((
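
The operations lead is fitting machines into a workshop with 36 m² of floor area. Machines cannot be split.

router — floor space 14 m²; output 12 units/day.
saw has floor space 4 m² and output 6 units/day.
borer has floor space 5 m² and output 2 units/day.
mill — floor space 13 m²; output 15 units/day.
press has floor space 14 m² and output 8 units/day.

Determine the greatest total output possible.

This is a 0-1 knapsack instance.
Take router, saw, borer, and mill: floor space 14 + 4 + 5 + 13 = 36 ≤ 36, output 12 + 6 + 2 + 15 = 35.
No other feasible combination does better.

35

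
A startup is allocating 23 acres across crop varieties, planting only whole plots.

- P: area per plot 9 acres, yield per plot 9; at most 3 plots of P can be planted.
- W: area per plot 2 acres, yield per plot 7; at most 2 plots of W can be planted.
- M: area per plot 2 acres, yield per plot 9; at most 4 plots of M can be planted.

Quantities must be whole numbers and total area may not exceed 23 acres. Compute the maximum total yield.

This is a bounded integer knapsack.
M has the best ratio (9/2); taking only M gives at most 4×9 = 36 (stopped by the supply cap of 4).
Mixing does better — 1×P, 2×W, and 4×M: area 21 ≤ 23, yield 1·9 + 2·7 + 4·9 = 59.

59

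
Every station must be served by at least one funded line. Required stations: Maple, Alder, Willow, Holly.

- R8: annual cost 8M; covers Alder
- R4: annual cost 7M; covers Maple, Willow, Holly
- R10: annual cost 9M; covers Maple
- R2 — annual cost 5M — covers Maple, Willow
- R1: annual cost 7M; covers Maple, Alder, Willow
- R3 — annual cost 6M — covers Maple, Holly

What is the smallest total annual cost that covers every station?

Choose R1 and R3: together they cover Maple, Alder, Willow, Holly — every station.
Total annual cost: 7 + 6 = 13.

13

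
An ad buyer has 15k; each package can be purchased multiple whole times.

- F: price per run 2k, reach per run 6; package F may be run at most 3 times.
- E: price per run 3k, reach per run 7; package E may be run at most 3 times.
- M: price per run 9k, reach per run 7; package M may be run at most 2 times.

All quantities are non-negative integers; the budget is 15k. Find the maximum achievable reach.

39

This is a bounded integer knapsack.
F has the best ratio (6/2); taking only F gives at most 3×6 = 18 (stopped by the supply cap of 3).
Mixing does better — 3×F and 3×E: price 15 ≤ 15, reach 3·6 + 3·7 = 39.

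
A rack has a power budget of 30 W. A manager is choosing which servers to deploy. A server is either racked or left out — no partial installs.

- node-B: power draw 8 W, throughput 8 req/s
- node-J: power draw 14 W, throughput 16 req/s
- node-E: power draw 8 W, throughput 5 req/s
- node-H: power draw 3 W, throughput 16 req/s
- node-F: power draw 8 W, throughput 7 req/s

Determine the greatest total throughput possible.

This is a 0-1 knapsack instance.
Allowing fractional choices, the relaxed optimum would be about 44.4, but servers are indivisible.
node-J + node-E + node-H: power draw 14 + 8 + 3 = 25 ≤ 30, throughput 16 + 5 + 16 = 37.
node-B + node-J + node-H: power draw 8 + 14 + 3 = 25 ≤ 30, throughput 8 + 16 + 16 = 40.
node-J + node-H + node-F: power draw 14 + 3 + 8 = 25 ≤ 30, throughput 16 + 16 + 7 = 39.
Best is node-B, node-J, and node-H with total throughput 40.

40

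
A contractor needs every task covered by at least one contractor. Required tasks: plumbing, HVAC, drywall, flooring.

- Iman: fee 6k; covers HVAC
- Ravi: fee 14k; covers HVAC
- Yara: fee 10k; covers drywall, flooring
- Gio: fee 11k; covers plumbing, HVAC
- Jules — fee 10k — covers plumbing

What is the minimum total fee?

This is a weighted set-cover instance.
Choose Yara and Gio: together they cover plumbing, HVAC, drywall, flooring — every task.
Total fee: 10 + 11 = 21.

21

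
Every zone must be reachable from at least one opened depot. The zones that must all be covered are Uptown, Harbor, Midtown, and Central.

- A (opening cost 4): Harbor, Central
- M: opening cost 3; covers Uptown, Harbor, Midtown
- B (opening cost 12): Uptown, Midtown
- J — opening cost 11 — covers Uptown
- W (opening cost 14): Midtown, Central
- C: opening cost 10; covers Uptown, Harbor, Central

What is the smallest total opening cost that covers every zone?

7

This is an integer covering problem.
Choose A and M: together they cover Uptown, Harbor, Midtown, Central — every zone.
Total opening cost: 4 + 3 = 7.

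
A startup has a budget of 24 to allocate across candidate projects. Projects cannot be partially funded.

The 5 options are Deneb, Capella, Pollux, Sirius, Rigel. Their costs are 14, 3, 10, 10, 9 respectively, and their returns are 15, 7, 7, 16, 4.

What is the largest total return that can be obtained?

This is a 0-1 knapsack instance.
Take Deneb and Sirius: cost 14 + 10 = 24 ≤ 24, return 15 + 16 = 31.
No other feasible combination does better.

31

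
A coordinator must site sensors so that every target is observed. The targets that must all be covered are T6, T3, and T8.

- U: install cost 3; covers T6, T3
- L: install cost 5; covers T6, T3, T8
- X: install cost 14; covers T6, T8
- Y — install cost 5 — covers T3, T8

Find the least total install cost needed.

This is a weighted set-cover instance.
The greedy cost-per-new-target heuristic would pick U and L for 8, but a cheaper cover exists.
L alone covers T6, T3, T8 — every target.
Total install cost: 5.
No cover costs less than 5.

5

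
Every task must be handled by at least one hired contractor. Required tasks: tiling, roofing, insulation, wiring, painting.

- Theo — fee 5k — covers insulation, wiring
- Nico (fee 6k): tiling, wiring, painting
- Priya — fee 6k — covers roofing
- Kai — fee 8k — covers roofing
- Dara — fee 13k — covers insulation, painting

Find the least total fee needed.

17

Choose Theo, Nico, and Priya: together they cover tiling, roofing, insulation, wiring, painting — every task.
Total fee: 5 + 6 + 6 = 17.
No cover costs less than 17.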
))
((
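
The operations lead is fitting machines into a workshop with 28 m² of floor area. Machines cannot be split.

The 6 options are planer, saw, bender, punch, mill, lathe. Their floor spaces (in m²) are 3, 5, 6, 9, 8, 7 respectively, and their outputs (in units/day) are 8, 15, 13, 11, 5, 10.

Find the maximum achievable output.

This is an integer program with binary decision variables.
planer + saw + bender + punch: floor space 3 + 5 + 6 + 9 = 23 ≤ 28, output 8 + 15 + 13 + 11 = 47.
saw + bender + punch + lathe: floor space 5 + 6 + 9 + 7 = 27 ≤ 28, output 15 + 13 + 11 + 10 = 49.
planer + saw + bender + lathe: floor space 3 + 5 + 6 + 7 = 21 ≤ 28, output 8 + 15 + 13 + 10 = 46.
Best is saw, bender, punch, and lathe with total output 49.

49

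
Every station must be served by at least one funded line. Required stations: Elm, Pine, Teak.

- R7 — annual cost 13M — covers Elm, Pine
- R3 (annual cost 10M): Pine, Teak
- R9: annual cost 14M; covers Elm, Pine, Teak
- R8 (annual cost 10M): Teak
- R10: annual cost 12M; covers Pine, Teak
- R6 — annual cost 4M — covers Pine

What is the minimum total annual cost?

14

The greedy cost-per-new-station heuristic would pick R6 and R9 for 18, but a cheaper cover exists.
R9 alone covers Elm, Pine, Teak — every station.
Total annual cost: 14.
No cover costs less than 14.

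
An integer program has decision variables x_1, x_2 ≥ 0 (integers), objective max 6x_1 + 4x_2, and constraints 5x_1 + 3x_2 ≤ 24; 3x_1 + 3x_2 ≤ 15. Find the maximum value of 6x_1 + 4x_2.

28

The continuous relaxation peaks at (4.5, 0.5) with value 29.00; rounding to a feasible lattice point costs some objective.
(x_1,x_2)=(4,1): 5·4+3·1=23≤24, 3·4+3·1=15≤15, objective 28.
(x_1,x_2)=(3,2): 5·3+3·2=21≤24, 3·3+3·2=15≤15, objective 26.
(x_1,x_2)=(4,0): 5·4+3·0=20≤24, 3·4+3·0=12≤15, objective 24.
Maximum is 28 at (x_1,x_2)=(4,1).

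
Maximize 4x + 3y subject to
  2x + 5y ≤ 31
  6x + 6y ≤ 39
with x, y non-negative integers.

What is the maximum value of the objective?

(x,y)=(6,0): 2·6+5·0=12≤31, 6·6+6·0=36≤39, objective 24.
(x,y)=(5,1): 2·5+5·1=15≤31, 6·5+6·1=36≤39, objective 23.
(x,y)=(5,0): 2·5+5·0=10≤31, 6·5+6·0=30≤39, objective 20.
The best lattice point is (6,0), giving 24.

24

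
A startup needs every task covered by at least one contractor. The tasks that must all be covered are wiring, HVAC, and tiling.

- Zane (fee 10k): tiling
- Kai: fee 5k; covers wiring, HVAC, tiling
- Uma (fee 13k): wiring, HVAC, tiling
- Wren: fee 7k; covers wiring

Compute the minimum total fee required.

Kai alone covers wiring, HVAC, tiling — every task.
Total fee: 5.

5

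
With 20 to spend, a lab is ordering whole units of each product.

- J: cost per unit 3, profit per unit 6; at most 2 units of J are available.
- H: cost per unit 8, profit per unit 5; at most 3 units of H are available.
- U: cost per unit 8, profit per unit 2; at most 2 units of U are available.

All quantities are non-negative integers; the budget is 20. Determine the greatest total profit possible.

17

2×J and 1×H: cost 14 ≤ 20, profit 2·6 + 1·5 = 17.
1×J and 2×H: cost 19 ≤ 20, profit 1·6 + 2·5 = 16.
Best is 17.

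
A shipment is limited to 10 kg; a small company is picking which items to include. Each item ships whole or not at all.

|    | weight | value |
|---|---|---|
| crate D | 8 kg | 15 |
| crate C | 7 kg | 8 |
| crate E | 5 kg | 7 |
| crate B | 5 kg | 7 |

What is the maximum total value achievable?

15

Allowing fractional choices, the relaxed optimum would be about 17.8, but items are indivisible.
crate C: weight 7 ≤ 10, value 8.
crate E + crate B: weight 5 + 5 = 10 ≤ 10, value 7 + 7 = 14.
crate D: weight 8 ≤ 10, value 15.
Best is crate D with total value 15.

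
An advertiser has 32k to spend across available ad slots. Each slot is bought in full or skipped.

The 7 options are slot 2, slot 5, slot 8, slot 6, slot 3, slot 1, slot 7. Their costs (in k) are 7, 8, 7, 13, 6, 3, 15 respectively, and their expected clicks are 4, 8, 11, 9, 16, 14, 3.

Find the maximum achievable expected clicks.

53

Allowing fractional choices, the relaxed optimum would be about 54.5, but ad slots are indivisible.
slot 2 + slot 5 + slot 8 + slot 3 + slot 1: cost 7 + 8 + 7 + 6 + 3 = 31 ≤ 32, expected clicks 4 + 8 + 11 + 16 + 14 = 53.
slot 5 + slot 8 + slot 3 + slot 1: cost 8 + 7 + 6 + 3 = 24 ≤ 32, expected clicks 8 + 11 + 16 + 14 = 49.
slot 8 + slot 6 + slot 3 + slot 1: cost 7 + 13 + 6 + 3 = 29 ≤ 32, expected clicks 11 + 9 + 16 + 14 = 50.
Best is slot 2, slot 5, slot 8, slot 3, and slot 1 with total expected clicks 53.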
))
((
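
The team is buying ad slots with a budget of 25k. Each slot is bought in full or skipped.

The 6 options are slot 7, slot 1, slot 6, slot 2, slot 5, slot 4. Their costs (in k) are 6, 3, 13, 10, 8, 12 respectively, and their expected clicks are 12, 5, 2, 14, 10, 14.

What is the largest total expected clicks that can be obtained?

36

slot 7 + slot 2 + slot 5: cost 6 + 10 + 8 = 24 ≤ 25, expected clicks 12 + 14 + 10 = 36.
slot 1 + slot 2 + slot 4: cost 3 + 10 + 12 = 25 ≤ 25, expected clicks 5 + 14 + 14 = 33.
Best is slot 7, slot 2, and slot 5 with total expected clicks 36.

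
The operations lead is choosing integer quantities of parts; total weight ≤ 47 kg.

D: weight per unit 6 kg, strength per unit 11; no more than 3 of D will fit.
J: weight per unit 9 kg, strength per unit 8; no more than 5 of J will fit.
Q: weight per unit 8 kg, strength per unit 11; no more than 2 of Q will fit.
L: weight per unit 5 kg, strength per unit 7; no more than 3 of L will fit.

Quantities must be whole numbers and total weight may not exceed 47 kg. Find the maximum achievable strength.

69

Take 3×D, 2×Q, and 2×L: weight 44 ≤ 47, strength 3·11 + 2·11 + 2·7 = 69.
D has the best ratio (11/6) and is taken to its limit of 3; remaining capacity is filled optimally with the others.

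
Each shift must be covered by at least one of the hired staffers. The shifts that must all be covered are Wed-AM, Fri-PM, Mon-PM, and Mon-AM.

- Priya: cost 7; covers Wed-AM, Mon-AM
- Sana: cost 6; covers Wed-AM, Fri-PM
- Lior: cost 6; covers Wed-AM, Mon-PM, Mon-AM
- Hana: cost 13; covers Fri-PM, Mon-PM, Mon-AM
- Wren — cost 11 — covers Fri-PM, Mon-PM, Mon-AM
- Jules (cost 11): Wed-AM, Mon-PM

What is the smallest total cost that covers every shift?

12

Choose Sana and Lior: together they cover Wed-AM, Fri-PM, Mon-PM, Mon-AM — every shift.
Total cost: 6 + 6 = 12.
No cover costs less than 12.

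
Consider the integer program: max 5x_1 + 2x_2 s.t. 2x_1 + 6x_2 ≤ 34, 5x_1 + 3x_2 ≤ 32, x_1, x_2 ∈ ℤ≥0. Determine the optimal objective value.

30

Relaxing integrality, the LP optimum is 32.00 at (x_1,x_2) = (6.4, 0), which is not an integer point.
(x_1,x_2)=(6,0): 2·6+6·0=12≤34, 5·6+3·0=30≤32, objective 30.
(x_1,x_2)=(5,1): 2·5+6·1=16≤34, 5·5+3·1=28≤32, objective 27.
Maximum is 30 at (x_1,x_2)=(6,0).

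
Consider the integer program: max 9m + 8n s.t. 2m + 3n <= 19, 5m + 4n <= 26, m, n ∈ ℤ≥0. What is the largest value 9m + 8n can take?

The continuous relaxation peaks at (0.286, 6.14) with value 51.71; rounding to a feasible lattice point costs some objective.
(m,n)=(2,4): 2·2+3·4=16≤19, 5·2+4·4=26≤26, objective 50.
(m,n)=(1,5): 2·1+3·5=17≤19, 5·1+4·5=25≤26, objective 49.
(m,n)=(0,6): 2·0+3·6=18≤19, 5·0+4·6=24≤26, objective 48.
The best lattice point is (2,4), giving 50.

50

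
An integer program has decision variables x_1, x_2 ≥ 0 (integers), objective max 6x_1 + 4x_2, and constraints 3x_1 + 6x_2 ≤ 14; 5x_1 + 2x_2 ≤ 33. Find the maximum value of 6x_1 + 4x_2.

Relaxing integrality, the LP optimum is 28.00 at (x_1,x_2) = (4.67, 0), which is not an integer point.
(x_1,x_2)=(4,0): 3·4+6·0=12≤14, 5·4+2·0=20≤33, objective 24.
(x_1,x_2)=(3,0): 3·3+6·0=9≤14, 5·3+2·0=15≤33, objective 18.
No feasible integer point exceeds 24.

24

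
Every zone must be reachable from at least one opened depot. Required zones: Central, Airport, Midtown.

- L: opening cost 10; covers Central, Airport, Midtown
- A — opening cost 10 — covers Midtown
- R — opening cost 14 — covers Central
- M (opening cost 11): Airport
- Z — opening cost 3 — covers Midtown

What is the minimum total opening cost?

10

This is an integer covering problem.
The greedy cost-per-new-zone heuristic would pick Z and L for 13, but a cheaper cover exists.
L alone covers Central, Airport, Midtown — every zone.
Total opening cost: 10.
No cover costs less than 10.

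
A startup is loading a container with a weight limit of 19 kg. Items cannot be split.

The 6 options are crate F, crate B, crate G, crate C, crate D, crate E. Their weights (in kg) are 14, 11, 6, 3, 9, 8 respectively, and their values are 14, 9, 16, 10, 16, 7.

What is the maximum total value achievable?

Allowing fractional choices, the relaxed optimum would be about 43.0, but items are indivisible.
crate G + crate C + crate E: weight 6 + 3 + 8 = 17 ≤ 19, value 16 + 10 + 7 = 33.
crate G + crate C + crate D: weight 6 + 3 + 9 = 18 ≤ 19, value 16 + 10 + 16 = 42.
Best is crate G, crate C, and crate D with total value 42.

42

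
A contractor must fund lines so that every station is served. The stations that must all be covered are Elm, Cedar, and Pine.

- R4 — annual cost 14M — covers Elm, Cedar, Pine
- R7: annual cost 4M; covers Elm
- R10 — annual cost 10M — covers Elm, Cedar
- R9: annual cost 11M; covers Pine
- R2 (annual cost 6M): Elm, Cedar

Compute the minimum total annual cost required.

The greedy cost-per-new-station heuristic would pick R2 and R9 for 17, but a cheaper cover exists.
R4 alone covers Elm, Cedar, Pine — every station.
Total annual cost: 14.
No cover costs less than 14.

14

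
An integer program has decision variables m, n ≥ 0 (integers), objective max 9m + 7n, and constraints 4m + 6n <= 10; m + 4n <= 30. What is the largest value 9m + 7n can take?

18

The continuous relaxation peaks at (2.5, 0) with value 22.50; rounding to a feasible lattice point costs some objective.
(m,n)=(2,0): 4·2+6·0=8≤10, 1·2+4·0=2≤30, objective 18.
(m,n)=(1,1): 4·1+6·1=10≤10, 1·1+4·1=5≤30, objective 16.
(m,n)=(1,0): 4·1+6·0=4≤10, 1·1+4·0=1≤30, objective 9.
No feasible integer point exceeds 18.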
))
**REQUIRED WORK**:
Your answer must be the lines above from the one containing "- M: area per" to the one containing "- node-B: power draw 8 W, throughput 8 req/s", both included, restated word for word.

**EXERCISE RESPONSE**:
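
- M: area per plot 2 acres, yield per plot 9; at most 4 plots of M can be planted.

Quantities must be whole numbers and total area may not exceed 23 acres. Compute the maximum total yield.

This is a bounded integer knapsack.
M has the best ratio (9/2); taking only M gives at most 4×9 = 36 (stopped by the supply cap of 4).
Mixing does better — 1×P, 2×W, and 4×M: area 21 ≤ 23, yield 1·9 + 2·7 + 4·9 = 59.

59

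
Every station must be served by at least one funded line. Required stations: Maple, Alder, Willow, Holly.

- R8: annual cost 8M; covers Alder
- R4: annual cost 7M; covers Maple, Willow, Holly
- R10: annual cost 9M; covers Maple
- R2 — annual cost 5M — covers Maple, Willow
- R1: annual cost 7M; covers Maple, Alder, Willow
- R3 — annual cost 6M — covers Maple, Holly

What is the smallest total annual cost that covers every station?

Choose R1 and R3: together they cover Maple, Alder, Willow, Holly — every station.
Total annual cost: 7 + 6 = 13.

13

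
An ad buyer has 15k; each package can be purchased multiple whole times.

- F: price per run 2k, reach per run 6; package F may be run at most 3 times.
- E: price per run 3k, reach per run 7; package E may be run at most 3 times.
- M: price per run 9k, reach per run 7; package M may be run at most 2 times.

All quantities are non-negative integers; the budget is 15k. Find the maximum achievable reach.

39

This is a bounded integer knapsack.
F has the best ratio (6/2); taking only F gives at most 3×6 = 18 (stopped by the supply cap of 3).
Mixing does better — 3×F and 3×E: price 15 ≤ 15, reach 3·6 + 3·7 = 39.

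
A rack has a power budget of 30 W. A manager is choosing which servers to deploy. A server is either racked or left out — no partial installs.

- node-B: power draw 8 W, throughput 8 req/s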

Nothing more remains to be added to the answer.